▶ Task statement
Every record below should be printed exactly as given.

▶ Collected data
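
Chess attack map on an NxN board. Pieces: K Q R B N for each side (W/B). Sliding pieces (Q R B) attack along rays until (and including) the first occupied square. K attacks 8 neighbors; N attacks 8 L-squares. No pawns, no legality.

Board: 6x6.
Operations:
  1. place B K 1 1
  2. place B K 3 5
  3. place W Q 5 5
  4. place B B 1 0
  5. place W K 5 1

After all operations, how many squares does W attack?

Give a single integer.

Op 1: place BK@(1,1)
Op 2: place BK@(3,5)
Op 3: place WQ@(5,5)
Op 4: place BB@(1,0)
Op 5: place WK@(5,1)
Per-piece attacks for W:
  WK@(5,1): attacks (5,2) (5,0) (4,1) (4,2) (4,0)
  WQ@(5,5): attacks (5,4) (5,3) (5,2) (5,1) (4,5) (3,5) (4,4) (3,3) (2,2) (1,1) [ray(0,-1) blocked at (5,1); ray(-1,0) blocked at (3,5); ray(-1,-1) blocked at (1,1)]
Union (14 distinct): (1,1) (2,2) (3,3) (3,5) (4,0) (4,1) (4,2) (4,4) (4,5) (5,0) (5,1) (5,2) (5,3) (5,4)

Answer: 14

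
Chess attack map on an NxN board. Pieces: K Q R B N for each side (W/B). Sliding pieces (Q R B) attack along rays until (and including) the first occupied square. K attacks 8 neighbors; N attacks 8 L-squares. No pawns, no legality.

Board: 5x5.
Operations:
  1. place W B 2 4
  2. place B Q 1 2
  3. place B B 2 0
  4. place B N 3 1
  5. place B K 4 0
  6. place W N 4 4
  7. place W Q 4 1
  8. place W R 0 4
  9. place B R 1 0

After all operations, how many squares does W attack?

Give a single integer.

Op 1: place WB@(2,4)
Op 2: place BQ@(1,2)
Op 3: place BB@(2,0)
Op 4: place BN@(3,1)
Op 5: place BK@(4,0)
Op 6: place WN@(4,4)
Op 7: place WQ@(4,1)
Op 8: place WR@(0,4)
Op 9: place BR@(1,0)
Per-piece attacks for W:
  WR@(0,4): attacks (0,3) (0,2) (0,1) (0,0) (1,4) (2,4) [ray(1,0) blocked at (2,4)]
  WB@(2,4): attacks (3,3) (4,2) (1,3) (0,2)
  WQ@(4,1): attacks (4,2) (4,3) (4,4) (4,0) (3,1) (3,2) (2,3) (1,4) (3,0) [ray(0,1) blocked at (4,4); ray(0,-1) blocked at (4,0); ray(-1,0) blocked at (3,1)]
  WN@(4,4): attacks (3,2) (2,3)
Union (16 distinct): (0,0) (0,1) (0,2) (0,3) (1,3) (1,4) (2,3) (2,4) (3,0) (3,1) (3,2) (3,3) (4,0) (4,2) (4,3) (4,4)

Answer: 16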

▶ Result for this task
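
Chess attack map on an NxN board. Pieces: K Q R B N for each side (W/B). Sliding pieces (Q R B) attack along rays until (and including) the first occupied square. K attacks 8 neighbors; N attacks 8 L-squares. No pawns, no legality.

Board: 6x6.
Operations:
  1. place B K 1 1
  2. place B K 3 5
  3. place W Q 5 5
  4. place B B 1 0
  5. place W K 5 1

After all operations, how many squares does W attack?

Give a single integer.

Op 1: place BK@(1,1)
Op 2: place BK@(3,5)
Op 3: place WQ@(5,5)
Op 4: place BB@(1,0)
Op 5: place WK@(5,1)
Per-piece attacks for W:
  WK@(5,1): attacks (5,2) (5,0) (4,1) (4,2) (4,0)
  WQ@(5,5): attacks (5,4) (5,3) (5,2) (5,1) (4,5) (3,5) (4,4) (3,3) (2,2) (1,1) [ray(0,-1) blocked at (5,1); ray(-1,0) blocked at (3,5); ray(-1,-1) blocked at (1,1)]
Union (14 distinct): (1,1) (2,2) (3,3) (3,5) (4,0) (4,1) (4,2) (4,4) (4,5) (5,0) (5,1) (5,2) (5,3) (5,4)

Answer: 14

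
Chess attack map on an NxN board. Pieces: K Q R B N for each side (W/B). Sliding pieces (Q R B) attack along rays until (and including) the first occupied square. K attacks 8 neighbors; N attacks 8 L-squares. No pawns, no legality.

Board: 5x5.
Operations:
  1. place W B 2 4
  2. place B Q 1 2
  3. place B B 2 0
  4. place B N 3 1
  5. place B K 4 0
  6. place W N 4 4
  7. place W Q 4 1
  8. place W R 0 4
  9. place B R 1 0

After all operations, how many squares does W attack?

Give a single integer.

Op 1: place WB@(2,4)
Op 2: place BQ@(1,2)
Op 3: place BB@(2,0)
Op 4: place BN@(3,1)
Op 5: place BK@(4,0)
Op 6: place WN@(4,4)
Op 7: place WQ@(4,1)
Op 8: place WR@(0,4)
Op 9: place BR@(1,0)
Per-piece attacks for W:
  WR@(0,4): attacks (0,3) (0,2) (0,1) (0,0) (1,4) (2,4) [ray(1,0) blocked at (2,4)]
  WB@(2,4): attacks (3,3) (4,2) (1,3) (0,2)
  WQ@(4,1): attacks (4,2) (4,3) (4,4) (4,0) (3,1) (3,2) (2,3) (1,4) (3,0) [ray(0,1) blocked at (4,4); ray(0,-1) blocked at (4,0); ray(-1,0) blocked at (3,1)]
  WN@(4,4): attacks (3,2) (2,3)
Union (16 distinct): (0,0) (0,1) (0,2) (0,3) (1,3) (1,4) (2,3) (2,4) (3,0) (3,1) (3,2) (3,3) (4,0) (4,2) (4,3) (4,4)

Answer: 16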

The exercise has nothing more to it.